##### TASK INPUTS #####
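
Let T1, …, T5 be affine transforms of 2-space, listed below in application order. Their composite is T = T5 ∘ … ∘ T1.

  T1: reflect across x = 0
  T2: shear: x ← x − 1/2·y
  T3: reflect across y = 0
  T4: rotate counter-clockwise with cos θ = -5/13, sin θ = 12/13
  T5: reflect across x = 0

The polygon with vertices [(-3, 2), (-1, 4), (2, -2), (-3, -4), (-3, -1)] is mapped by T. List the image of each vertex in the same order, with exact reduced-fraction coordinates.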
#####
##### TASK INPUTS #####
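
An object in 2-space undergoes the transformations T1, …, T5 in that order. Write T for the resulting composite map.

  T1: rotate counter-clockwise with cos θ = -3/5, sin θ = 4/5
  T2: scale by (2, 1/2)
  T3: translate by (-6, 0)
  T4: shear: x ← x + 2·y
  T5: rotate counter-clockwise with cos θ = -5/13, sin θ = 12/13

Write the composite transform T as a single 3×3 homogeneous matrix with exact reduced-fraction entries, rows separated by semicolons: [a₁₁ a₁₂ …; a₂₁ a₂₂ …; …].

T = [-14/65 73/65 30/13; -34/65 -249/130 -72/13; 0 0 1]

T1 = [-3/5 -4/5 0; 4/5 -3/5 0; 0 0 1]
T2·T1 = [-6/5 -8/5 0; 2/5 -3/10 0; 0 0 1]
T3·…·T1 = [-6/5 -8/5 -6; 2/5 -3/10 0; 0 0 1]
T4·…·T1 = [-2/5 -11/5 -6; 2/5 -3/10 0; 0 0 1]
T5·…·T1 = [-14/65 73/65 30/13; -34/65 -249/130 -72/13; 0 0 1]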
#####
■ **TASK DESCRIPTION**
Scan the records above for the lines holding "Let T1, …, T5" and "The polygon with". Transcribe those two and every line between them word for word, and no others.

■ **TASK OUTPUT**
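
Let T1, …, T5 be affine transforms of 2-space, listed below in application order. Their composite is T = T5 ∘ … ∘ T1.

  T1: reflect across x = 0
  T2: shear: x ← x − 1/2·y
  T3: reflect across y = 0
  T4: rotate counter-clockwise with cos θ = -5/13, sin θ = 12/13
  T5: reflect across x = 0

The polygon with vertices [(-3, 2), (-1, 4), (2, -2), (-3, -4), (-3, -1)] is mapped by T. List the image of each vertex in the same order, with exact reduced-fraction coordinates.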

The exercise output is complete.